Your goal:
Where the listing below reaches the line containing "Alpha-beta-gamma tracker (fixed-gain", start writing out lines exactly, and stop once the line containing "Measurements y_1..y_6: 0.5, -0.78, -0.28, 1.95, 4.74, 0.09" has been written.
Start of Data supplied
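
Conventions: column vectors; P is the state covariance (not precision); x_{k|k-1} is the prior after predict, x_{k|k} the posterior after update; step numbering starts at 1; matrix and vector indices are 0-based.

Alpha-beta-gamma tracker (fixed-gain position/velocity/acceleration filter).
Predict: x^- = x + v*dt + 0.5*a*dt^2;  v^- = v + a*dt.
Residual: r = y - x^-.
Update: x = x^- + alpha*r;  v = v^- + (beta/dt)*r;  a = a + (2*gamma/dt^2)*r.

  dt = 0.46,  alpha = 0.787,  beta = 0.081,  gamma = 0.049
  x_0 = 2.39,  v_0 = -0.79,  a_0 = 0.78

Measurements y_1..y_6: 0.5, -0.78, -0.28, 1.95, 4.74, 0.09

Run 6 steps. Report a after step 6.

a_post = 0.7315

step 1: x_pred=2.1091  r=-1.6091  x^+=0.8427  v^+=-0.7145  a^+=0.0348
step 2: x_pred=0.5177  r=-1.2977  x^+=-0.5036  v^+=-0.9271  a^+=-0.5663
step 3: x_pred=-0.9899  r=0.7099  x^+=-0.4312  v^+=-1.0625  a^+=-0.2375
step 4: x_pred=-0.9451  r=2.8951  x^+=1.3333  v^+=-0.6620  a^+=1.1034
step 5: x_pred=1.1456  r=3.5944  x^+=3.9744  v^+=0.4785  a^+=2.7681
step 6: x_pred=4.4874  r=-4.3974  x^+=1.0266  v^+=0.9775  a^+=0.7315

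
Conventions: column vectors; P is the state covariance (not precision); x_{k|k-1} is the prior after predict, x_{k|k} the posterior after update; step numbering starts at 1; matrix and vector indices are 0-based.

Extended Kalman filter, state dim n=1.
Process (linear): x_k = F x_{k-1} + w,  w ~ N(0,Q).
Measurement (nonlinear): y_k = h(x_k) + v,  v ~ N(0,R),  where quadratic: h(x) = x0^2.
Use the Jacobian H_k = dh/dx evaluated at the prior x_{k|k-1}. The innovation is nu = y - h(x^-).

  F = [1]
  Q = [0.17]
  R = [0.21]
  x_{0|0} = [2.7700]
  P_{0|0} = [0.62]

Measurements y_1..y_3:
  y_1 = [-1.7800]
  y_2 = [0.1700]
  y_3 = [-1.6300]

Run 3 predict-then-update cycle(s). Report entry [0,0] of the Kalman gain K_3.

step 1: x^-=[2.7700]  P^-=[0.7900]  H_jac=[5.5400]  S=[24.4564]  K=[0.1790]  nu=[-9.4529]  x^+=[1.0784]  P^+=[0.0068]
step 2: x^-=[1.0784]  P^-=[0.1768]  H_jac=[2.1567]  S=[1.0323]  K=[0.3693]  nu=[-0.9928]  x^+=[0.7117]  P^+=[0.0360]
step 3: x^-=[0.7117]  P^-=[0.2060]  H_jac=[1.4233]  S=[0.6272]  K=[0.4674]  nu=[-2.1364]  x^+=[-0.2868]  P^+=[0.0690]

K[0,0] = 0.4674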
End of Data supplied
Output below:
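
Alpha-beta-gamma tracker (fixed-gain position/velocity/acceleration filter).
Predict: x^- = x + v*dt + 0.5*a*dt^2;  v^- = v + a*dt.
Residual: r = y - x^-.
Update: x = x^- + alpha*r;  v = v^- + (beta/dt)*r;  a = a + (2*gamma/dt^2)*r.

  dt = 0.46,  alpha = 0.787,  beta = 0.081,  gamma = 0.049
  x_0 = 2.39,  v_0 = -0.79,  a_0 = 0.78

Measurements y_1..y_6: 0.5, -0.78, -0.28, 1.95, 4.74, 0.09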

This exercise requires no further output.